Collected data:

============================================================

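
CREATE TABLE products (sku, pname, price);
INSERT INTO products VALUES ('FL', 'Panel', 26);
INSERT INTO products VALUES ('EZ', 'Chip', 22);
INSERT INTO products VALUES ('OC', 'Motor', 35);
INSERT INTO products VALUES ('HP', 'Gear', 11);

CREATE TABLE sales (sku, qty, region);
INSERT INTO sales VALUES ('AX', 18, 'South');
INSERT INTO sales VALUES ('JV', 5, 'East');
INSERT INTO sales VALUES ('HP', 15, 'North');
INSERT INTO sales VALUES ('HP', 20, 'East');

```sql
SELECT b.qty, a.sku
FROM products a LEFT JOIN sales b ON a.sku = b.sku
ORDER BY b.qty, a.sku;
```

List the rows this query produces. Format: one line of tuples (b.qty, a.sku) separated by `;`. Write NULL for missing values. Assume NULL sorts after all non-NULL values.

LEFT JOIN keeps every row from `products`; unmatched rows get NULL for `sales`'s columns.
Matching on a.sku = b.sku.
Matched pairs: 2; unmatched a rows kept: 3.

(15, HP); (20, HP); (NULL, EZ); (NULL, FL); (NULL, OC)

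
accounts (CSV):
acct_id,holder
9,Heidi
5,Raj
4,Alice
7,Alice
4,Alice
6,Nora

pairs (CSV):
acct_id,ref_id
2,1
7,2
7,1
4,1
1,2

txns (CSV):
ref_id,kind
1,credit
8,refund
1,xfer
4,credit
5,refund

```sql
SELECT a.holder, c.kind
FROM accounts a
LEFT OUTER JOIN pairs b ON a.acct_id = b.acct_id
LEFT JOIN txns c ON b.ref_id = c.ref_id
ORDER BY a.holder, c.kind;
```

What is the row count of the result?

Evaluate left to right. First `accounts a LEFT JOIN pairs b` on acct_id: 7 row(s).
Then LEFT JOIN `txns c` on ref_id: each of those 7 rows is kept; rows whose b.ref_id has no match in c get NULL for c's columns.
Result: 10 row(s).

10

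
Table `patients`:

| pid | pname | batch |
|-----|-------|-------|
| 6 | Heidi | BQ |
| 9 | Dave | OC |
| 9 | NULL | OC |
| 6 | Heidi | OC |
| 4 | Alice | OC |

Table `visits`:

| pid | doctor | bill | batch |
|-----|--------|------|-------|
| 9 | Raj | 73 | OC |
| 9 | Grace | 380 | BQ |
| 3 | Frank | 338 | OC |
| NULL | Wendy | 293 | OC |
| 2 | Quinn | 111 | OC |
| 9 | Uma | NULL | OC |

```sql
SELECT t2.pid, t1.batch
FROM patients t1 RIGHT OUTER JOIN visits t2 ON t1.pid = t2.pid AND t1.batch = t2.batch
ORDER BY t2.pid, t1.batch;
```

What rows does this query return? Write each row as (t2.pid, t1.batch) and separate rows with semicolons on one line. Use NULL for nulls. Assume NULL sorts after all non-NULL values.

RIGHT JOIN keeps every row from `visits`; unmatched rows get NULL for `patients`'s columns.
Matching on t1.pid = t2.pid AND t1.batch = t2.batch. A NULL in a compared column never satisfies the condition.
- t1[0] pid=6, batch=BQ → no match.
- t1[1] pid=9, batch=OC → 2 match(es) in t2 → 2 row(s).
- t1[2] pid=9, batch=OC → 2 match(es) in t2 → 2 row(s).
- t1[3] pid=6, batch=OC → no match.
- t1[4] pid=4, batch=OC → no match.
- 4 row(s) from t2 found no t1 partner → padded with NULL.
After projecting and ordering:
t2.pid | t1.batch
2 | NULL
3 | NULL
9 | OC
9 | OC
9 | OC
9 | OC
9 | NULL
NULL | NULL

(2, NULL); (3, NULL); (9, OC); (9, OC); (9, OC); (9, OC); (9, NULL); (NULL, NULL)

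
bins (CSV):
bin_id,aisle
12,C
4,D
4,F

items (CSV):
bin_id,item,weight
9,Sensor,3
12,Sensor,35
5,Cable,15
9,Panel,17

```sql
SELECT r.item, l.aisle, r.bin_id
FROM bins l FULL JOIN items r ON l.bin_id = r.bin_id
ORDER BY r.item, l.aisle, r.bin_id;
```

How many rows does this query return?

FULL OUTER JOIN keeps every row from both sides; unmatched rows get NULL for the other side's columns.
Matching on l.bin_id = r.bin_id.
- bin_id=12: 1 matching r row(s), so 1 row(s) emitted.
- bin_id=4: no r row matches, row kept with r columns NULL.
- bin_id=4: no r row matches, row kept with r columns NULL.
- plus 3 unmatched r row(s), each kept with NULL l columns.
Total: 1 matched + 5 padded = 6 rows.

6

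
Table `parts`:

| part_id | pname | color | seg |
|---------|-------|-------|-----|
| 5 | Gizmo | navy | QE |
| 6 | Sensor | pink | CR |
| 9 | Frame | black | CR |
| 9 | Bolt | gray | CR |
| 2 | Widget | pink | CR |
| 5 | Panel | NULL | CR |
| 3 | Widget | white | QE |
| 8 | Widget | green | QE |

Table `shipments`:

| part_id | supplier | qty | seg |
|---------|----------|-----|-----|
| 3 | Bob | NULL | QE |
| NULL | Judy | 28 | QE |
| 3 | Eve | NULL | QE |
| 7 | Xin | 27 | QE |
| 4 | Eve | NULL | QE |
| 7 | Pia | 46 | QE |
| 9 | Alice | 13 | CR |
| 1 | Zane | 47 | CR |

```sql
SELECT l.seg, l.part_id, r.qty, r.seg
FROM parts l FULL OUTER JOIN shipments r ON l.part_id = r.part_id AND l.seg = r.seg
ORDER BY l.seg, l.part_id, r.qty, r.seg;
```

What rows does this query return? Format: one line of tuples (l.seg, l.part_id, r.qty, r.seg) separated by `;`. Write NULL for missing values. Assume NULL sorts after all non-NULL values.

(CR, 2, NULL, NULL); (CR, 5, NULL, NULL); (CR, 6, NULL, NULL); (CR, 9, 13, CR); (CR, 9, 13, CR); (QE, 3, NULL, QE); (QE, 3, NULL, QE); (QE, 5, NULL, NULL); (QE, 8, NULL, NULL); (NULL, NULL, 27, QE); (NULL, NULL, 28, QE); (NULL, NULL, 46, QE); (NULL, NULL, 47, CR); (NULL, NULL, NULL, QE)

FULL OUTER JOIN keeps every row from both sides; unmatched rows get NULL for the other side's columns.
Matching on l.part_id = r.part_id AND l.seg = r.seg. A NULL in a compared column never satisfies the condition.
Matched pairs: 4; unmatched l rows kept: 5; unmatched r rows kept: 5.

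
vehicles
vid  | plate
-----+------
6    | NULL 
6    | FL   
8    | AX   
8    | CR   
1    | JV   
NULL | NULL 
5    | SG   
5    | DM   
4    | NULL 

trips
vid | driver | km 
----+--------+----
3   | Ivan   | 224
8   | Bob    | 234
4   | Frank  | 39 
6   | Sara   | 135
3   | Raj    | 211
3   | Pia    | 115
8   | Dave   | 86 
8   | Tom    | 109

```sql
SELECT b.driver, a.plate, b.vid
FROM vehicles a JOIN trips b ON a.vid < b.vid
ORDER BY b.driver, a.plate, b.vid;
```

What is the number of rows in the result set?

26

INNER JOIN keeps only pairs where the ON condition holds.
Matching on a.vid < b.vid. A NULL in a compared column never satisfies the condition.
- a (vid=6) pairs with 3 row(s) of b.
- a (vid=6) pairs with 3 row(s) of b.
- a (vid=8) has no partner → excluded.
- a (vid=8) has no partner → excluded.
- a (vid=1) pairs with 8 row(s) of b.
- a (vid=NULL) has no partner → excluded.
- a (vid=5) pairs with 4 row(s) of b.
- a (vid=5) pairs with 4 row(s) of b.
- a (vid=4) pairs with 4 row(s) of b.
Total: 26 rows.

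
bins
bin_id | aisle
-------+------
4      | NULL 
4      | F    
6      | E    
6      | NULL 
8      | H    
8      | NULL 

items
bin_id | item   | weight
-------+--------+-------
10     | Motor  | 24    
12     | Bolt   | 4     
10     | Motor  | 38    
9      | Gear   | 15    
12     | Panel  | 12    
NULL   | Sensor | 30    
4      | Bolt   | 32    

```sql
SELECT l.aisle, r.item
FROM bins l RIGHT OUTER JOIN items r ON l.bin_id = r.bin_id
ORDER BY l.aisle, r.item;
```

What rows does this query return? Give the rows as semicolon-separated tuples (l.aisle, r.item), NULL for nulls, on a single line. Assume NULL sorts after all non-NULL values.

(F, Bolt); (NULL, Bolt); (NULL, Bolt); (NULL, Gear); (NULL, Motor); (NULL, Motor); (NULL, Panel); (NULL, Sensor)

RIGHT JOIN keeps every row from `items`; unmatched rows get NULL for `bins`'s columns.
Matching on l.bin_id = r.bin_id. A NULL in a compared column never satisfies the condition.
Matched pairs: 2; unmatched r rows kept: 6.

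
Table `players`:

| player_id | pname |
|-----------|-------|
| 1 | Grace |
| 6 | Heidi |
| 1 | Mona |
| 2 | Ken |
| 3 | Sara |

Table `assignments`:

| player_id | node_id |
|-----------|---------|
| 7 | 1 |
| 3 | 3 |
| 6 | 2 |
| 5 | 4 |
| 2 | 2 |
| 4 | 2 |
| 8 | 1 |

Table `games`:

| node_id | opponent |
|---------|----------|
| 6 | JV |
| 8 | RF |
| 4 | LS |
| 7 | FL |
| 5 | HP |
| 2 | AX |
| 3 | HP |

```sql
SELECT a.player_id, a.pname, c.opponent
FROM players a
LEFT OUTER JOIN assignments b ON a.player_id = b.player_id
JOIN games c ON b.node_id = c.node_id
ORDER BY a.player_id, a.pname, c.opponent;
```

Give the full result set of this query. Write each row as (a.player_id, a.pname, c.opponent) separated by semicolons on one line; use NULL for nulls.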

============================================================

▶ [WHAT IS REQUIRED]: Tell how many lines of the data above hold the string "plate". Give only the number.

▶ [RESPONSE]: 3